What is required:
Copy out all of the entries exactly as they appear.

Records for the task:
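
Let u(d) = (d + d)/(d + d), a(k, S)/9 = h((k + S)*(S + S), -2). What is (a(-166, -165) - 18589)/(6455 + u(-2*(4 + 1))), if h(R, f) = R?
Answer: 964481/6456 ≈ 149.39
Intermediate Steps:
a(k, S) = 18*S*(S + k) (a(k, S) = 9*((k + S)*(S + S)) = 9*((S + k)*(2*S)) = 9*(2*S*(S + k)) = 18*S*(S + k))
u(d) = 1 (u(d) = (2*d)/((2*d)) = (2*d)*(1/(2*d)) = 1)
(a(-166, -165) - 18589)/(6455 + u(-2*(4 + 1))) = (18*(-165)*(-165 - 166) - 18589)/(6455 + 1) = (18*(-165)*(-331) - 18589)/6456 = (983070 - 18589)*(1/6456) = 964481*(1/6456) = 964481/6456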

Expected answer:
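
Let u(d) = (d + d)/(d + d), a(k, S)/9 = h((k + S)*(S + S), -2). What is (a(-166, -165) - 18589)/(6455 + u(-2*(4 + 1))), if h(R, f) = R?
Answer: 964481/6456 ≈ 149.39
Intermediate Steps:
a(k, S) = 18*S*(S + k) (a(k, S) = 9*((k + S)*(S + S)) = 9*((S + k)*(2*S)) = 9*(2*S*(S + k)) = 18*S*(S + k))
u(d) = 1 (u(d) = (2*d)/((2*d)) = (2*d)*(1/(2*d)) = 1)
(a(-166, -165) - 18589)/(6455 + u(-2*(4 + 1))) = (18*(-165)*(-165 - 166) - 18589)/(6455 + 1) = (18*(-165)*(-331) - 18589)/6456 = (983070 - 18589)*(1/6456) = 964481*(1/6456) = 964481/6456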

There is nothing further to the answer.